(Data items)
□ □ □ □ □ □ □

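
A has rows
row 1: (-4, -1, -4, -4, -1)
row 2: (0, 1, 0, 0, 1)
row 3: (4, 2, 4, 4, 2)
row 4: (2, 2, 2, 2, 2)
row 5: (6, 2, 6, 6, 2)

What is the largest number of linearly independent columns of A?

Row reduce to echelon form.
R3 ← R3 + R1: [0, 1, 0, 0, 1]
R4 ← R4 + (1/2)·R1: [0, 3/2, 0, 0, 3/2]
R5 ← R5 + (3/2)·R1: [0, 1/2, 0, 0, 1/2]
R3 ← R3 − R2: [0, 0, 0, 0, 0]
R4 ← R4 − (3/2)·R2: [0, 0, 0, 0, 0]
R5 ← R5 − (1/2)·R2: [0, 0, 0, 0, 0]
Echelon form has 2 nonzero rows, so rank(A) = 2.
The rank gives the maximum number of linearly independent columns: 2.

2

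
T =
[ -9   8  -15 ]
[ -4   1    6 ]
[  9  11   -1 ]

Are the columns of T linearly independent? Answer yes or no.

yes

Row reduce T to echelon form.
R2 ← R2 − (4/9)·R1: [0, -23/9, 38/3]
R3 ← R3 + R1: [0, 19, -16]
R3 ← R3 + (171/23)·R2: [0, 0, 1798/23]
3 pivots among 3 columns.
Every column is a pivot column, so the columns are linearly independent.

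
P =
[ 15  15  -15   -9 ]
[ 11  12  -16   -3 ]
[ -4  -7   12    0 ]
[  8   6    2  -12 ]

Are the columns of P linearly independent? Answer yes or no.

no

Row reduce P to echelon form.
R2 ← R2 − (11/15)·R1: [0, 1, -5, 18/5]
R3 ← R3 + (4/15)·R1: [0, -3, 8, -12/5]
R4 ← R4 − (8/15)·R1: [0, -2, 10, -36/5]
R3 ← R3 + (3)·R2: [0, 0, -7, 42/5]
R4 ← R4 + (2)·R2: [0, 0, 0, 0]
3 pivots among 4 columns.
Only 3 < 4 pivot columns, so the columns are linearly dependent.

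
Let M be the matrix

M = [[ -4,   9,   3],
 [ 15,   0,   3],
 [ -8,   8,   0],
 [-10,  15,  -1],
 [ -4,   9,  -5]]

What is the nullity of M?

Row reduce to echelon form.
R2 ← R2 + (15/4)·R1: [0, 135/4, 57/4]
R3 ← R3 − (2)·R1: [0, -10, -6]
R4 ← R4 − (5/2)·R1: [0, -15/2, -17/2]
R5 ← R5 − R1: [0, 0, -8]
R3 ← R3 + (8/27)·R2: [0, 0, -16/9]
R4 ← R4 + (2/9)·R2: [0, 0, -16/3]
R4 ← R4 − (3)·R3: [0, 0, 0]
R5 ← R5 − (9/2)·R3: [0, 0, 0]
3 nonzero rows, so rank(M) = 3.
M has 3 columns; by rank–nullity, nullity = 3 − 3 = 0.

0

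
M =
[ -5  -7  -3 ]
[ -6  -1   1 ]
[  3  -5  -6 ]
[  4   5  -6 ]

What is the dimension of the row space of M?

3

Row reduce to echelon form.
R2 ← R2 − (6/5)·R1: [0, 37/5, 23/5]
R3 ← R3 + (3/5)·R1: [0, -46/5, -39/5]
R4 ← R4 + (4/5)·R1: [0, -3/5, -42/5]
R3 ← R3 + (46/37)·R2: [0, 0, -77/37]
R4 ← R4 + (3/37)·R2: [0, 0, -297/37]
R4 ← R4 − (27/7)·R3: [0, 0, 0]
Echelon form has 3 nonzero rows, so rank(M) = 3.
The row space has dimension equal to the rank: 3.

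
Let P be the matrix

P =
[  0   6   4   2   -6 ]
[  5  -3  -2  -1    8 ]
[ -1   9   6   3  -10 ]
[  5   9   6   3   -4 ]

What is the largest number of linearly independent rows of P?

Row reduce to echelon form.
Swap R1 ↔ R2
R3 ← R3 + (1/5)·R1: [0, 42/5, 28/5, 14/5, -42/5]
R4 ← R4 − R1: [0, 12, 8, 4, -12]
R3 ← R3 − (7/5)·R2: [0, 0, 0, 0, 0]
R4 ← R4 − (2)·R2: [0, 0, 0, 0, 0]
Echelon form has 2 nonzero rows, so rank(P) = 2.
The rank gives the maximum number of linearly independent rows: 2.

2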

□ □ □ □ □ □ □

** TASK BRIEF **
Please output the records shown above, with every character intact.

** ANSWER TO THIS TASK **
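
A has rows
row 1: (-4, -1, -4, -4, -1)
row 2: (0, 1, 0, 0, 1)
row 3: (4, 2, 4, 4, 2)
row 4: (2, 2, 2, 2, 2)
row 5: (6, 2, 6, 6, 2)

What is the largest number of linearly independent columns of A?

Row reduce to echelon form.
R3 ← R3 + R1: [0, 1, 0, 0, 1]
R4 ← R4 + (1/2)·R1: [0, 3/2, 0, 0, 3/2]
R5 ← R5 + (3/2)·R1: [0, 1/2, 0, 0, 1/2]
R3 ← R3 − R2: [0, 0, 0, 0, 0]
R4 ← R4 − (3/2)·R2: [0, 0, 0, 0, 0]
R5 ← R5 − (1/2)·R2: [0, 0, 0, 0, 0]
Echelon form has 2 nonzero rows, so rank(A) = 2.
The rank gives the maximum number of linearly independent columns: 2.

2

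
T =
[ -9   8  -15 ]
[ -4   1    6 ]
[  9  11   -1 ]

Are the columns of T linearly independent? Answer yes or no.

yes

Row reduce T to echelon form.
R2 ← R2 − (4/9)·R1: [0, -23/9, 38/3]
R3 ← R3 + R1: [0, 19, -16]
R3 ← R3 + (171/23)·R2: [0, 0, 1798/23]
3 pivots among 3 columns.
Every column is a pivot column, so the columns are linearly independent.

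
P =
[ 15  15  -15   -9 ]
[ 11  12  -16   -3 ]
[ -4  -7   12    0 ]
[  8   6    2  -12 ]

Are the columns of P linearly independent? Answer yes or no.

no

Row reduce P to echelon form.
R2 ← R2 − (11/15)·R1: [0, 1, -5, 18/5]
R3 ← R3 + (4/15)·R1: [0, -3, 8, -12/5]
R4 ← R4 − (8/15)·R1: [0, -2, 10, -36/5]
R3 ← R3 + (3)·R2: [0, 0, -7, 42/5]
R4 ← R4 + (2)·R2: [0, 0, 0, 0]
3 pivots among 4 columns.
Only 3 < 4 pivot columns, so the columns are linearly dependent.

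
Let M be the matrix

M = [[ -4,   9,   3],
 [ 15,   0,   3],
 [ -8,   8,   0],
 [-10,  15,  -1],
 [ -4,   9,  -5]]

What is the nullity of M?

Row reduce to echelon form.
R2 ← R2 + (15/4)·R1: [0, 135/4, 57/4]
R3 ← R3 − (2)·R1: [0, -10, -6]
R4 ← R4 − (5/2)·R1: [0, -15/2, -17/2]
R5 ← R5 − R1: [0, 0, -8]
R3 ← R3 + (8/27)·R2: [0, 0, -16/9]
R4 ← R4 + (2/9)·R2: [0, 0, -16/3]
R4 ← R4 − (3)·R3: [0, 0, 0]
R5 ← R5 − (9/2)·R3: [0, 0, 0]
3 nonzero rows, so rank(M) = 3.
M has 3 columns; by rank–nullity, nullity = 3 − 3 = 0.

0

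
M =
[ -5  -7  -3 ]
[ -6  -1   1 ]
[  3  -5  -6 ]
[  4   5  -6 ]

What is the dimension of the row space of M?

3

Row reduce to echelon form.
R2 ← R2 − (6/5)·R1: [0, 37/5, 23/5]
R3 ← R3 + (3/5)·R1: [0, -46/5, -39/5]
R4 ← R4 + (4/5)·R1: [0, -3/5, -42/5]
R3 ← R3 + (46/37)·R2: [0, 0, -77/37]
R4 ← R4 + (3/37)·R2: [0, 0, -297/37]
R4 ← R4 − (27/7)·R3: [0, 0, 0]
Echelon form has 3 nonzero rows, so rank(M) = 3.
The row space has dimension equal to the rank: 3.

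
Let P be the matrix

P =
[  0   6   4   2   -6 ]
[  5  -3  -2  -1    8 ]
[ -1   9   6   3  -10 ]
[  5   9   6   3   -4 ]

What is the largest number of linearly independent rows of P?

Row reduce to echelon form.
Swap R1 ↔ R2
R3 ← R3 + (1/5)·R1: [0, 42/5, 28/5, 14/5, -42/5]
R4 ← R4 − R1: [0, 12, 8, 4, -12]
R3 ← R3 − (7/5)·R2: [0, 0, 0, 0, 0]
R4 ← R4 − (2)·R2: [0, 0, 0, 0, 0]
Echelon form has 2 nonzero rows, so rank(P) = 2.
The rank gives the maximum number of linearly independent rows: 2.

2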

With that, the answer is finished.